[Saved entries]
────────────────────────────────────────
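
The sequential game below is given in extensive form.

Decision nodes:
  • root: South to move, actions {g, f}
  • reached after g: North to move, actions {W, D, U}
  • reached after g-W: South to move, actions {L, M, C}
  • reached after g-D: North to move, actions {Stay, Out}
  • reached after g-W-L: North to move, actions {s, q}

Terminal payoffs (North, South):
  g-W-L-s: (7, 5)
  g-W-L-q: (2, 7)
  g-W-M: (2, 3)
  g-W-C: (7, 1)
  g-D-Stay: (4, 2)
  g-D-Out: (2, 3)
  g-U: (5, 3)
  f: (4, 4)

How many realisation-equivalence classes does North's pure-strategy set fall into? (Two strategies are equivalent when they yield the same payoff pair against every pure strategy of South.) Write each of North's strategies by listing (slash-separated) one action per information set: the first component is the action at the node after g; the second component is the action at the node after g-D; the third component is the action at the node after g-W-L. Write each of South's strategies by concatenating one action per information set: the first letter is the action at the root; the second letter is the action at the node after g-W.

North has 12 pure strategies: W/Stay/s, W/Stay/q, W/Out/s, W/Out/q, D/Stay/s, D/Stay/q, D/Out/s, D/Out/q, U/Stay/s, U/Stay/q, U/Out/s, U/Out/q. Columns: gL, gM, gC, fL, fM, fC.
{W/Stay/s, W/Out/s} → row (7,5) (2,3) (7,1) (4,4) (4,4) (4,4)
{W/Stay/q, W/Out/q} → row (2,7) (2,3) (7,1) (4,4) (4,4) (4,4)
{D/Stay/s, D/Stay/q} → row (4,2) (4,2) (4,2) (4,4) (4,4) (4,4)
{D/Out/s, D/Out/q} → row (2,3) (2,3) (2,3) (4,4) (4,4) (4,4)
{U/Stay/s, U/Stay/q, U/Out/s, U/Out/q} → row (5,3) (5,3) (5,3) (4,4) (4,4) (4,4)
That's 5 distinct rows out of 12 strategies.

5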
────────────────────────────────────────
Task prompt -
Starting from the records above, copy each line where the string "move" is found.

Exercise solution -
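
  • root: South to move, actions {g, f}
  • reached after g: North to move, actions {W, D, U}
  • reached after g-W: South to move, actions {L, M, C}
  • reached after g-D: North to move, actions {Stay, Out}
  • reached after g-W-L: North to move, actions {s, q}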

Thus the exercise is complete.